- WORK TASK
A complete and exact copy of the data below is the task.

________________________________________

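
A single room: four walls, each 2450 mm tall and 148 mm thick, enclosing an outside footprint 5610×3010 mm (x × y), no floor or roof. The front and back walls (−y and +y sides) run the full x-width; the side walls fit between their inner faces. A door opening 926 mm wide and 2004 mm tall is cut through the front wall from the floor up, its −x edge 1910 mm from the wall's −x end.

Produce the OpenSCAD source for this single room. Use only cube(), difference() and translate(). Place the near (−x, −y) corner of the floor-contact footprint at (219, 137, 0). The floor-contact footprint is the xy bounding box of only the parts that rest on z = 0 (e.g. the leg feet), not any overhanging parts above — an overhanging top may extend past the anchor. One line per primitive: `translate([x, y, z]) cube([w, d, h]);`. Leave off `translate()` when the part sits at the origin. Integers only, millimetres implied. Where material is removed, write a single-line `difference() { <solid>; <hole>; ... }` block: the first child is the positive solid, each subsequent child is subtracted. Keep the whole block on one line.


difference() { translate([219, 137, 0]) cube([5610, 148, 2450]); translate([2129, 137, 0]) cube([926, 148, 2004]); }
translate([219, 2999, 0]) cube([5610, 148, 2450]);
translate([219, 285, 0]) cube([148, 2714, 2450]);
translate([5681, 285, 0]) cube([148, 2714, 2450]);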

________________________________________

- EXERCISE RESPONSE
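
A single room: four walls, each 2450 mm tall and 148 mm thick, enclosing an outside footprint 5610×3010 mm (x × y), no floor or roof. The front and back walls (−y and +y sides) run the full x-width; the side walls fit between their inner faces. A door opening 926 mm wide and 2004 mm tall is cut through the front wall from the floor up, its −x edge 1910 mm from the wall's −x end.

Produce the OpenSCAD source for this single room. Use only cube(), difference() and translate(). Place the near (−x, −y) corner of the floor-contact footprint at (219, 137, 0). The floor-contact footprint is the xy bounding box of only the parts that rest on z = 0 (e.g. the leg feet), not any overhanging parts above — an overhanging top may extend past the anchor. One line per primitive: `translate([x, y, z]) cube([w, d, h]);`. Leave off `translate()` when the part sits at the origin. Integers only, millimetres implied. Where material is removed, write a single-line `difference() { <solid>; <hole>; ... }` block: the first child is the positive solid, each subsequent child is subtracted. Keep the whole block on one line.


difference() { translate([219, 137, 0]) cube([5610, 148, 2450]); translate([2129, 137, 0]) cube([926, 148, 2004]); }
translate([219, 2999, 0]) cube([5610, 148, 2450]);
translate([219, 285, 0]) cube([148, 2714, 2450]);
translate([5681, 285, 0]) cube([148, 2714, 2450]);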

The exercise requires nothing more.